Directions: Only the lines below starting at the one containing "Consider θ_t = 1.526θ_xx" and ending at the one containing "(b) Which term" belong in the answer, each copied exactly.
(Exercise data)
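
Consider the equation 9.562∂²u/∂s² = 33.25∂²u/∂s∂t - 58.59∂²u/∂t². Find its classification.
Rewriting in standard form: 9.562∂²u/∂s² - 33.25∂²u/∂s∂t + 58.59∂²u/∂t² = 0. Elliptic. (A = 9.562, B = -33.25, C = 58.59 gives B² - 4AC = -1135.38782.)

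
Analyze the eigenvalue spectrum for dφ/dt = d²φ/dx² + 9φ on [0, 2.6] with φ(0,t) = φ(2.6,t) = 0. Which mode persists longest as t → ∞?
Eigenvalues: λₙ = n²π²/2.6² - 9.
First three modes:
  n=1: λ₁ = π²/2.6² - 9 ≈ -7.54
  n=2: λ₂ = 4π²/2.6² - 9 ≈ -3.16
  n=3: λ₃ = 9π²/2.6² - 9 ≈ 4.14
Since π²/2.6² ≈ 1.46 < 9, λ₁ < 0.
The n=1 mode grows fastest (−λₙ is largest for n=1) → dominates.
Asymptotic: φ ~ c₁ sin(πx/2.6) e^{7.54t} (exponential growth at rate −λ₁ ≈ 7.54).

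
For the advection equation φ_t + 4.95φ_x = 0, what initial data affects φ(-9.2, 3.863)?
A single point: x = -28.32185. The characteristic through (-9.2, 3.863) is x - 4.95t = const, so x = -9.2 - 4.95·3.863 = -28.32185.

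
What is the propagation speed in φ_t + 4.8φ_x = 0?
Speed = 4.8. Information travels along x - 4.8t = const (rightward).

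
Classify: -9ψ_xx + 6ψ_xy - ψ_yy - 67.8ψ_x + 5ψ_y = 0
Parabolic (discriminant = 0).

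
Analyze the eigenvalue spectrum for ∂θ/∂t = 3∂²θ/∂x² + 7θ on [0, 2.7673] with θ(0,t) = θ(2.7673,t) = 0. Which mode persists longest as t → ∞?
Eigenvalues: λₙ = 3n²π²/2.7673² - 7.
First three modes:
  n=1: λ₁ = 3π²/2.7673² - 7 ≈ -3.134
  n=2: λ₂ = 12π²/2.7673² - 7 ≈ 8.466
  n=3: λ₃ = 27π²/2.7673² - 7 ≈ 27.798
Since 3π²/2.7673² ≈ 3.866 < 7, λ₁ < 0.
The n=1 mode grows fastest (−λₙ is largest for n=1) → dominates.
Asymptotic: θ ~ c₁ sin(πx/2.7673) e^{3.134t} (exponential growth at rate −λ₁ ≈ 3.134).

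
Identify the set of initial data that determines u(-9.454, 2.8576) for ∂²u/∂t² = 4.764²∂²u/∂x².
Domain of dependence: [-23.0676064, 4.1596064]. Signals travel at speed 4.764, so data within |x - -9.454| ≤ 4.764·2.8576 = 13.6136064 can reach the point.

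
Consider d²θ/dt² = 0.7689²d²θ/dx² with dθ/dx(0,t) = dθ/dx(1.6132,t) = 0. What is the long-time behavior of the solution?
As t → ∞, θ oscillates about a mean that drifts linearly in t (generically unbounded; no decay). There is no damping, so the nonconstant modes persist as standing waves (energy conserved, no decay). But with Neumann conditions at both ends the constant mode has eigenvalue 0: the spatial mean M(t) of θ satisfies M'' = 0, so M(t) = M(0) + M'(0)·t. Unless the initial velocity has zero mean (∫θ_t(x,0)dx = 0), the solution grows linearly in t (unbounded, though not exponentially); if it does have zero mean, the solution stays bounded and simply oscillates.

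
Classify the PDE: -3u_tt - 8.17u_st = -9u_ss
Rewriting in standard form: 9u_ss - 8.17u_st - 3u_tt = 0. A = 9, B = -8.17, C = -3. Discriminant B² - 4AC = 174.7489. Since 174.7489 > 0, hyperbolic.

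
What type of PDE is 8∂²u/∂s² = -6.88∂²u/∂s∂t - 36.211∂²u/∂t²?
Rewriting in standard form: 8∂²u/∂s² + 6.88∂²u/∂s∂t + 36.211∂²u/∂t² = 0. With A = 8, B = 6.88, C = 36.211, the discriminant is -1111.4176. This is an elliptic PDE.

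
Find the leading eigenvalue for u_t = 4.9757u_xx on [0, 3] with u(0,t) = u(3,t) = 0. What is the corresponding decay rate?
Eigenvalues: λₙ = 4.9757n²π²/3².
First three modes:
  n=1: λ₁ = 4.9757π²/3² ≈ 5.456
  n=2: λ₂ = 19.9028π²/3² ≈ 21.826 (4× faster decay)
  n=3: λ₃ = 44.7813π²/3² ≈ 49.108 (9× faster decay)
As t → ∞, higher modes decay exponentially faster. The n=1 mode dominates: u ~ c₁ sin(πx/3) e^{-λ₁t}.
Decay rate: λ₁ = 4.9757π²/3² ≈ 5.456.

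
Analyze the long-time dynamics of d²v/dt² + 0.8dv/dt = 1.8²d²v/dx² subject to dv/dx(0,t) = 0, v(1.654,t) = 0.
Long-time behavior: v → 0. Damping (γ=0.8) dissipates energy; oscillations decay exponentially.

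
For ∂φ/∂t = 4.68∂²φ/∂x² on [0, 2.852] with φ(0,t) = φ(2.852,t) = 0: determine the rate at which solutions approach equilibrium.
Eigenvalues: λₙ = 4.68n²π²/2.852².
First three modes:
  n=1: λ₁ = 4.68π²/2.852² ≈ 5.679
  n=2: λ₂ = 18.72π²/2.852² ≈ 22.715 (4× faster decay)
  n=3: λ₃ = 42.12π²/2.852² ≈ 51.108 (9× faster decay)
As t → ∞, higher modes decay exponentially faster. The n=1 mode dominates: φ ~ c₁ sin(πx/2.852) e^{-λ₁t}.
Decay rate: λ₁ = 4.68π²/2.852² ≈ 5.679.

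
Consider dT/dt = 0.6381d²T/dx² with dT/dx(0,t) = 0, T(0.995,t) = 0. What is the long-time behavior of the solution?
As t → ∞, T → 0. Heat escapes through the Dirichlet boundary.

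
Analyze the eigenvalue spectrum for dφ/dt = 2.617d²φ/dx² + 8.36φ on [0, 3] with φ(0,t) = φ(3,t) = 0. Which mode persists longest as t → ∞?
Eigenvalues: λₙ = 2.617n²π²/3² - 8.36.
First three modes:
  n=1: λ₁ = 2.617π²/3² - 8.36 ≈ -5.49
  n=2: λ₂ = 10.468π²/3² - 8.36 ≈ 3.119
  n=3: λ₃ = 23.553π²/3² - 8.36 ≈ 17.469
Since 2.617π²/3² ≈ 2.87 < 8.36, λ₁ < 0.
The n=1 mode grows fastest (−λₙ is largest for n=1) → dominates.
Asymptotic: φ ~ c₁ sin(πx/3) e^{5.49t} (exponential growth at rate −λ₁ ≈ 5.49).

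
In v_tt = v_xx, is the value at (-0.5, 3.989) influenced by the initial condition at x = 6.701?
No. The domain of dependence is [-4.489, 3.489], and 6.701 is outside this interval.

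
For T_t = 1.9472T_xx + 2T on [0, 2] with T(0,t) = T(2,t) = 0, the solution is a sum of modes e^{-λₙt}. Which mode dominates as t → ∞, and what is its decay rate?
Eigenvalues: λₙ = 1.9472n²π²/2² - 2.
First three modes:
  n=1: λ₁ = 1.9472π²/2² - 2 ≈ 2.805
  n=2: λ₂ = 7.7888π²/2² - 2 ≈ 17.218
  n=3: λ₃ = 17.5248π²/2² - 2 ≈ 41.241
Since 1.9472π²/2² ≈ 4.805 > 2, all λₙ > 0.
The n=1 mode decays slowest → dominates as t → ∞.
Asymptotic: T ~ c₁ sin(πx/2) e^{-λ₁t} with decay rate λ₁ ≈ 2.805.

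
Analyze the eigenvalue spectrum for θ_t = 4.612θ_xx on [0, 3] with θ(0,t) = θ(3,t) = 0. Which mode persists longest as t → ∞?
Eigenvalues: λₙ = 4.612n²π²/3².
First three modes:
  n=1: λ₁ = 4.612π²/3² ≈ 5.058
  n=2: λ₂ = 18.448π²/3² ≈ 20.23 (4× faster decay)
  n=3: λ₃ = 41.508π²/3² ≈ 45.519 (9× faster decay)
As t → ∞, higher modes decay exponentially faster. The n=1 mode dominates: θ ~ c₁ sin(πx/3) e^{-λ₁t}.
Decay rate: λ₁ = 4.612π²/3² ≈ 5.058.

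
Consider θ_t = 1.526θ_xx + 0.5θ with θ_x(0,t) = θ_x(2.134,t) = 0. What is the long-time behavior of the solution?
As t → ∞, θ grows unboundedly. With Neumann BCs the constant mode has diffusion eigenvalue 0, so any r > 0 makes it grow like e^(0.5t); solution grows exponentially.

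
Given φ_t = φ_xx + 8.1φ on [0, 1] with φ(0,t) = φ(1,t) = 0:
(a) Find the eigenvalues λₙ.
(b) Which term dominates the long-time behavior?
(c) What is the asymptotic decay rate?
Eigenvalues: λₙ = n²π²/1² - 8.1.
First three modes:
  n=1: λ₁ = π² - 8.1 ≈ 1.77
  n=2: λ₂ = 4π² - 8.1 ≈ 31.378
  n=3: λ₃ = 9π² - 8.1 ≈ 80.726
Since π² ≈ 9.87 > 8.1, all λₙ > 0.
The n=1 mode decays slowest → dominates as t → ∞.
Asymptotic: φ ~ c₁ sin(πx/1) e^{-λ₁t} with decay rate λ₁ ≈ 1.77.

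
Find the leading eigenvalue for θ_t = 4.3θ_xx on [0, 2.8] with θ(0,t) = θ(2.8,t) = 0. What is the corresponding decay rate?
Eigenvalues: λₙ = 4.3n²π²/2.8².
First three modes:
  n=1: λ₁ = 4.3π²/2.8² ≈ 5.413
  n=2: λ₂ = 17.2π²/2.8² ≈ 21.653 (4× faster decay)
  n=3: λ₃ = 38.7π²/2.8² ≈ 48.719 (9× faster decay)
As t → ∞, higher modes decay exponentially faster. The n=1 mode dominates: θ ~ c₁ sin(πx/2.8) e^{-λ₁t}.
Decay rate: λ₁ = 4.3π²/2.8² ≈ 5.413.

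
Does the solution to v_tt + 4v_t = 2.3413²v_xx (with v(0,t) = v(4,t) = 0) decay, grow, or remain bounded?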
(End Exercise data)
Final answer:
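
Consider θ_t = 1.526θ_xx + 0.5θ with θ_x(0,t) = θ_x(2.134,t) = 0. What is the long-time behavior of the solution?
As t → ∞, θ grows unboundedly. With Neumann BCs the constant mode has diffusion eigenvalue 0, so any r > 0 makes it grow like e^(0.5t); solution grows exponentially.

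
Given φ_t = φ_xx + 8.1φ on [0, 1] with φ(0,t) = φ(1,t) = 0:
(a) Find the eigenvalues λₙ.
(b) Which term dominates the long-time behavior?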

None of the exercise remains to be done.